### Requirement
Give the number of lines below that hold "possibly", and only that.
***** Dataset entries
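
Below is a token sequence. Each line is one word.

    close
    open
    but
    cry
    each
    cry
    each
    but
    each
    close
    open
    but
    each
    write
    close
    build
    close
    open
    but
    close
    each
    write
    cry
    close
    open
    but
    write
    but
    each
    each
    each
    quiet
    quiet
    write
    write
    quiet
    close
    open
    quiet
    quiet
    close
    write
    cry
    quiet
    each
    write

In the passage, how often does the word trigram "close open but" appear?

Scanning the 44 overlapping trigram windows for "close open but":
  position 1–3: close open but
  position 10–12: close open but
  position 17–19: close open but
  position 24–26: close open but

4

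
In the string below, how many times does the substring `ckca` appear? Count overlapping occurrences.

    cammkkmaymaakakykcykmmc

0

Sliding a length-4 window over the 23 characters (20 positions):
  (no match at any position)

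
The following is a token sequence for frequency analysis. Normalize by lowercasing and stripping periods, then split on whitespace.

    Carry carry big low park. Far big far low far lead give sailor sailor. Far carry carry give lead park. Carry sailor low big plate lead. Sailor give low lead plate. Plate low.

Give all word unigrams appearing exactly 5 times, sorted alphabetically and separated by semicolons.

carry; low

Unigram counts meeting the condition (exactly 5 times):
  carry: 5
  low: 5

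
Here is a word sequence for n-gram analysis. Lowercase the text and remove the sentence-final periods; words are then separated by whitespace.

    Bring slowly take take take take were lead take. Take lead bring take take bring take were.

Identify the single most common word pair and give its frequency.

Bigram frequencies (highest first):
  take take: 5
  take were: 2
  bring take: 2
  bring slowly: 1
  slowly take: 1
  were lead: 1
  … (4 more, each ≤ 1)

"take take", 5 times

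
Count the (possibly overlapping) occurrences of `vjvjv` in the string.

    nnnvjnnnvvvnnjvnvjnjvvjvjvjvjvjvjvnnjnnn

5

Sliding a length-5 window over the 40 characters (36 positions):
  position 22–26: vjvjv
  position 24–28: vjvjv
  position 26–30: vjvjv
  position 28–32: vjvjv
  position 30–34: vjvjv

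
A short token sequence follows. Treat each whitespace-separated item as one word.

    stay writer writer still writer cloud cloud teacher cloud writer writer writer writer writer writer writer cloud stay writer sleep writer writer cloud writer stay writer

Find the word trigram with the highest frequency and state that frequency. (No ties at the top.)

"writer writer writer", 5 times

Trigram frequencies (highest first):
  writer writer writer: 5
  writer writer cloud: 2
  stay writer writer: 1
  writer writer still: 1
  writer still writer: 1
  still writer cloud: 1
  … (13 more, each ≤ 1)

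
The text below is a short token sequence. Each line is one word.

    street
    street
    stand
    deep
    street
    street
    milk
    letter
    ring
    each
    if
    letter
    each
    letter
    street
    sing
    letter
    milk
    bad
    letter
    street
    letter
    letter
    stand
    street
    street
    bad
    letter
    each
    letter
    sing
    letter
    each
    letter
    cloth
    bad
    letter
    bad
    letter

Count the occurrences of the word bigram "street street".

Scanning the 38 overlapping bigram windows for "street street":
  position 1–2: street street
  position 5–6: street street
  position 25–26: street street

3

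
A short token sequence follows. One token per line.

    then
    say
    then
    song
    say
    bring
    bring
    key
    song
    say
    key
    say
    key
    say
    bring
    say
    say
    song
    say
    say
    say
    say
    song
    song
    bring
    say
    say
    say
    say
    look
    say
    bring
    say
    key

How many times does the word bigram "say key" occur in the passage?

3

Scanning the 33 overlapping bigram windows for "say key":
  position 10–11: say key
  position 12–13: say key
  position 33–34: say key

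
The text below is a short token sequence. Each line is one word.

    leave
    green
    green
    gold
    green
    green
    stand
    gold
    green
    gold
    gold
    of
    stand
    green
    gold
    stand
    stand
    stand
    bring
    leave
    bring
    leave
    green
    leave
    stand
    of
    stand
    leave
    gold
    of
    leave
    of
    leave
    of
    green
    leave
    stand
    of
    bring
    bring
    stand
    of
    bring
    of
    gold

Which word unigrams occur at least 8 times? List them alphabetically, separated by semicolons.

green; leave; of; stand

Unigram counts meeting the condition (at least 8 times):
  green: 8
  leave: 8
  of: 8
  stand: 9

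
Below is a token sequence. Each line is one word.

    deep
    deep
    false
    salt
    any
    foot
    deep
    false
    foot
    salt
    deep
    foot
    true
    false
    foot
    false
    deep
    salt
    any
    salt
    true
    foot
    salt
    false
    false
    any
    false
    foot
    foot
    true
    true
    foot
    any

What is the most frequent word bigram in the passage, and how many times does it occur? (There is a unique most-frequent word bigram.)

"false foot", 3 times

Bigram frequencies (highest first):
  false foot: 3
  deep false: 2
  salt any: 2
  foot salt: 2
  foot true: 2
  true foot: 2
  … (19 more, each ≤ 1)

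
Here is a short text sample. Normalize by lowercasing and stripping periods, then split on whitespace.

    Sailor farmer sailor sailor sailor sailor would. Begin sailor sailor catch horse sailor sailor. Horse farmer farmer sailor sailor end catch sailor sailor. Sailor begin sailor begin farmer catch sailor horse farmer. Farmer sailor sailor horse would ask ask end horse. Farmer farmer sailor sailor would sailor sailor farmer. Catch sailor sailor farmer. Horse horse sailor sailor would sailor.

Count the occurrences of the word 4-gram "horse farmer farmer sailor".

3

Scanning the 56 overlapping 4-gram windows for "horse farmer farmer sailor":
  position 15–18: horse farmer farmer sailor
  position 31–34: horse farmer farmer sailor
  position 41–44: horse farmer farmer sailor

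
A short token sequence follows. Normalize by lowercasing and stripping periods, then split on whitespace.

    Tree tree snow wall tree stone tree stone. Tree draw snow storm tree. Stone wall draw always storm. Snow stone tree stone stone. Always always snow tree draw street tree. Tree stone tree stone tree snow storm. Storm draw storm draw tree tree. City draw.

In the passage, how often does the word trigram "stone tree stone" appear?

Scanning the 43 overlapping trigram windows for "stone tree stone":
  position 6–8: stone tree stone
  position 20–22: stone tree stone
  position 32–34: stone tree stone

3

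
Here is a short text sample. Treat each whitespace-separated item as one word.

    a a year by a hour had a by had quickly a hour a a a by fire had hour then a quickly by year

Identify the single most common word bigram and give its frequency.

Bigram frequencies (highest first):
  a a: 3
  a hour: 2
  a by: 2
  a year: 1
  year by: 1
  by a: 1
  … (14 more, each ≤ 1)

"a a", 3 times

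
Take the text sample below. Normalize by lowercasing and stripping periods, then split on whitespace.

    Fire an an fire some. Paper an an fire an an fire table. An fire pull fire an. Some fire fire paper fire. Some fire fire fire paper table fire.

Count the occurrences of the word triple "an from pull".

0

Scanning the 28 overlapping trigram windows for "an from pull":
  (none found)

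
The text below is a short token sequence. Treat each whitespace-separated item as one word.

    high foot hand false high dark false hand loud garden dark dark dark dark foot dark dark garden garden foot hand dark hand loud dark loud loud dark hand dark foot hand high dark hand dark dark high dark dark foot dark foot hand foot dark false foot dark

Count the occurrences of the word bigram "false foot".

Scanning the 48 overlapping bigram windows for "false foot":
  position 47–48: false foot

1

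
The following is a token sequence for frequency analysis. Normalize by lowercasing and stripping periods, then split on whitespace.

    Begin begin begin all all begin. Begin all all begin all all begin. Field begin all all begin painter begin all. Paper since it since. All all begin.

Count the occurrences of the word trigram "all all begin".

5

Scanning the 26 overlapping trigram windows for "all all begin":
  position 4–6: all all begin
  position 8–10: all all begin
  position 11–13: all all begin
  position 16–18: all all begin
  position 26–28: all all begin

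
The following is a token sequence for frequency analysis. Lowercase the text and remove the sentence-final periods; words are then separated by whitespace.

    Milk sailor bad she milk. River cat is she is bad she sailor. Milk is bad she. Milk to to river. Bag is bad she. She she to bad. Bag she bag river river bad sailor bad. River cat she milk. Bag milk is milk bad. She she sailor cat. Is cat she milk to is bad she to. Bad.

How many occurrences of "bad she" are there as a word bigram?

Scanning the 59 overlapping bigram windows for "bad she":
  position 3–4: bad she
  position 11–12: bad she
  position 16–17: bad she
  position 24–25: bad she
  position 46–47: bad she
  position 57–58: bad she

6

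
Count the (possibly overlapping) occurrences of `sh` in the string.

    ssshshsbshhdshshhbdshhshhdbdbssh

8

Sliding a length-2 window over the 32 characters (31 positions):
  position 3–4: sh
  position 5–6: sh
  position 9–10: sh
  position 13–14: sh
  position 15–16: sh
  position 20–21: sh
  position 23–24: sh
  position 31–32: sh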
**********
### Solution for this exercise
2